▸ BRIEF
Locate the line that contains "What is 1/q, if". Print it and every subsequent line through the final line of the records, exactly and only those.

▸ Stored items
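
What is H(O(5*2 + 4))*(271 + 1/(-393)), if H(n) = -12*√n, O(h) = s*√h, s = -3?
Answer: -426008*I*√3*14^(¼)/131 ≈ -10895.0*I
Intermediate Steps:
O(h) = -3*√h
H(O(5*2 + 4))*(271 + 1/(-393)) = (-12*I*√3*(5*2 + 4)^(¼))*(271 + 1/(-393)) = (-12*I*√3*(10 + 4)^(¼))*(271 - 1/393) = -12*I*√3*14^(¼)*(106502/393) = -426008*I*√3*14^(¼)/131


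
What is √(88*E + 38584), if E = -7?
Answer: 4*√2373 ≈ 194.85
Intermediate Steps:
√(88*E + 38584) = √(88*(-7) + 38584) = √(-616 + 38584) = √37968 = 4*√2373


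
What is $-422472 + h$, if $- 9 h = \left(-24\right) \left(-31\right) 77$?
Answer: $- \frac{1286512}{3} \approx -4.2884 \cdot 10^{5}$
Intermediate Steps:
$h = - \frac{19096}{3}$ ($h = - \frac{\left(-24\right) \left(-31\right) 77}{9} = - \frac{744 \cdot 77}{9} = \left(- \frac{1}{9}\right) 57288 = - \frac{19096}{3} \approx -6365.3$)
$-422472 + h = -422472 - \frac{19096}{3} = - \frac{1286512}{3}$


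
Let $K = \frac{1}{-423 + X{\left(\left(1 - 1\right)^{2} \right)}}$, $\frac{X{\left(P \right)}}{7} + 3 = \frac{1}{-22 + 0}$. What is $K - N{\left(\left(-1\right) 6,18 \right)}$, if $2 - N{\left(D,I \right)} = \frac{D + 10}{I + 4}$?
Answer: $- \frac{195742}{107525} \approx -1.8204$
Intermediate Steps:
$X{\left(P \right)} = - \frac{469}{22}$ ($X{\left(P \right)} = -21 + \frac{7}{-22 + 0} = -21 + \frac{7}{-22} = -21 + 7 \left(- \frac{1}{22}\right) = -21 - \frac{7}{22} = - \frac{469}{22}$)
$N{\left(D,I \right)} = 2 - \frac{10 + D}{4 + I}$ ($N{\left(D,I \right)} = 2 - \frac{D + 10}{I + 4} = 2 - \frac{10 + D}{4 + I}$)
$K = - \frac{22}{9775}$ ($K = \frac{1}{-423 - \frac{469}{22}} = \frac{1}{- \frac{9775}{22}} = - \frac{22}{9775} \approx -0.0022506$)
$K - N{\left(\left(-1\right) 6,18 \right)} = - \frac{22}{9775} - \frac{-2 - \left(-1\right) 6 + 2 \cdot 18}{4 + 18} = - \frac{22}{9775} - \frac{-2 - -6 + 36}{22} = - \frac{22}{9775} - \frac{-2 + 6 + 36}{22} = - \frac{22}{9775} - \frac{1}{22} \cdot 40 = - \frac{22}{9775} - \frac{20}{11} = - \frac{195742}{107525}$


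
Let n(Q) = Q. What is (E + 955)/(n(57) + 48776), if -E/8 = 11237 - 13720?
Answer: 20819/48833 ≈ 0.42633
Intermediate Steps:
E = 19864 (E = -8*(11237 - 13720) = -8*(-2483) = 19864)
(E + 955)/(n(57) + 48776) = (19864 + 955)/(57 + 48776) = 20819/48833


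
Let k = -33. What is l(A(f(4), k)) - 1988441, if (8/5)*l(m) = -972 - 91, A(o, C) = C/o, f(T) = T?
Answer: -15912843/8 ≈ -1.9891e+6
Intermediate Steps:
l(m) = -5315/8 (l(m) = 5*(-972 - 91)/8 = (5/8)*(-1063) = -5315/8)
l(A(f(4), k)) - 1988441 = -5315/8 - 1988441 = -15912843/8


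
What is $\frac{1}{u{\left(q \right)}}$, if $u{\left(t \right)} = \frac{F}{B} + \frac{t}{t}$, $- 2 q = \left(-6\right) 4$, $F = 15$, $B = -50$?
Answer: $\frac{10}{7} \approx 1.4286$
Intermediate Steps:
$q = 12$ ($q = - \frac{\left(-6\right) 4}{2} = \left(- \frac{1}{2}\right) \left(-24\right) = 12$)
$u{\left(t \right)} = \frac{7}{10}$ ($u{\left(t \right)} = \frac{15}{-50} + \frac{t}{t} = 15 \left(- \frac{1}{50}\right) + 1 = - \frac{3}{10} + 1 = \frac{7}{10}$)
$\frac{1}{u{\left(q \right)}} = \frac{1}{\frac{7}{10}} = \frac{10}{7}$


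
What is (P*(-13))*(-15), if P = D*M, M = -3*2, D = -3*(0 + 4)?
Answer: 14040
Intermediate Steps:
D = -12 (D = -3*4 = -12)
M = -6
P = 72 (P = -12*(-6) = 72)
(P*(-13))*(-15) = (72*(-13))*(-15) = -936*(-15) = 14040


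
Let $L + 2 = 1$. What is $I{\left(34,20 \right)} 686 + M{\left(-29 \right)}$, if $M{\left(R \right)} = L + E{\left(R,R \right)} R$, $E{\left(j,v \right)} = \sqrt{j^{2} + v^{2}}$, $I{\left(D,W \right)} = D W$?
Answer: $466479 - 841 \sqrt{2} \approx 4.6529 \cdot 10^{5}$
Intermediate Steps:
$L = -1$ ($L = -2 + 1 = -1$)
$M{\left(R \right)} = -1 + R \sqrt{2} \sqrt{R^{2}}$ ($M{\left(R \right)} = -1 + \sqrt{R^{2} + R^{2}} R = -1 + \sqrt{2 R^{2}} R = -1 + \sqrt{2} \sqrt{R^{2}} R = -1 + R \sqrt{2} \sqrt{R^{2}}$)
$I{\left(34,20 \right)} 686 + M{\left(-29 \right)} = 34 \cdot 20 \cdot 686 - \left(1 + 29 \sqrt{2} \sqrt{\left(-29\right)^{2}}\right) = 680 \cdot 686 - \left(1 + 29 \sqrt{2} \sqrt{841}\right) = 466480 - \left(1 + 29 \sqrt{2} \cdot 29\right) = 466480 - \left(1 + 841 \sqrt{2}\right) = 466479 - 841 \sqrt{2}$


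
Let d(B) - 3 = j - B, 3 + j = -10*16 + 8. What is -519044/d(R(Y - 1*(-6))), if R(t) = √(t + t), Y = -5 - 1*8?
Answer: 39447344/11559 - 259522*I*√14/11559 ≈ 3412.7 - 84.007*I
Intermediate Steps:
Y = -13 (Y = -5 - 8 = -13)
j = -155 (j = -3 + (-10*16 + 8) = -3 + (-160 + 8) = -3 - 152 = -155)
R(t) = √2*√t (R(t) = √(2*t) = √2*√t)
d(B) = -152 - B (d(B) = 3 + (-155 - B) = -152 - B)
-519044/d(R(Y - 1*(-6))) = -519044/(-152 - √2*√(-13 - 1*(-6))) = -519044/(-152 - √2*√(-13 + 6)) = -519044/(-152 - √2*√(-7)) = -519044/(-152 - √2*I*√7) = -519044/(-152 - I*√14)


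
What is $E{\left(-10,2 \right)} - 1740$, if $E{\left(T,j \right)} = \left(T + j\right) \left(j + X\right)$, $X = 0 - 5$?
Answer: $-1716$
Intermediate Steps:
$X = -5$
$E{\left(T,j \right)} = \left(-5 + j\right) \left(T + j\right)$ ($E{\left(T,j \right)} = \left(T + j\right) \left(j - 5\right) = \left(T + j\right) \left(-5 + j\right) = \left(-5 + j\right) \left(T + j\right)$)
$E{\left(-10,2 \right)} - 1740 = \left(2^{2} - -50 - 10 - 20\right) - 1740 = \left(4 + 50 - 10 - 20\right) - 1740 = 24 - 1740 = -1716$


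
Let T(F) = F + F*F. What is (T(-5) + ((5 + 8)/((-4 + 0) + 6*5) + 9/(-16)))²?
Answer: 101761/256 ≈ 397.50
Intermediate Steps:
T(F) = F + F²
(T(-5) + ((5 + 8)/((-4 + 0) + 6*5) + 9/(-16)))² = (-5*(1 - 5) + ((5 + 8)/((-4 + 0) + 6*5) + 9/(-16)))² = (-5*(-4) + (13/(-4 + 30) + 9*(-1/16)))² = (20 + (13/26 - 9/16))² = (20 + (13*(1/26) - 9/16))² = (20 + (½ - 9/16))² = (20 - 1/16)² = (319/16)² = 101761/256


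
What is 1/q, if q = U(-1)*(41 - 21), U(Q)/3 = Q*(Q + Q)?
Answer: 1/120 ≈ 0.0083333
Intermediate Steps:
U(Q) = 6*Q² (U(Q) = 3*(Q*(Q + Q)) = 3*(Q*(2*Q)) = 3*(2*Q²) = 6*Q²)
q = 120 (q = (6*(-1)²)*(41 - 21) = (6*1)*20 = 6*20 = 120)
1/q = 1/120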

▸ RESPONSE
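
What is 1/q, if q = U(-1)*(41 - 21), U(Q)/3 = Q*(Q + Q)?
Answer: 1/120 ≈ 0.0083333
Intermediate Steps:
U(Q) = 6*Q² (U(Q) = 3*(Q*(Q + Q)) = 3*(Q*(2*Q)) = 3*(2*Q²) = 6*Q²)
q = 120 (q = (6*(-1)²)*(41 - 21) = (6*1)*20 = 6*20 = 120)
1/q = 1/120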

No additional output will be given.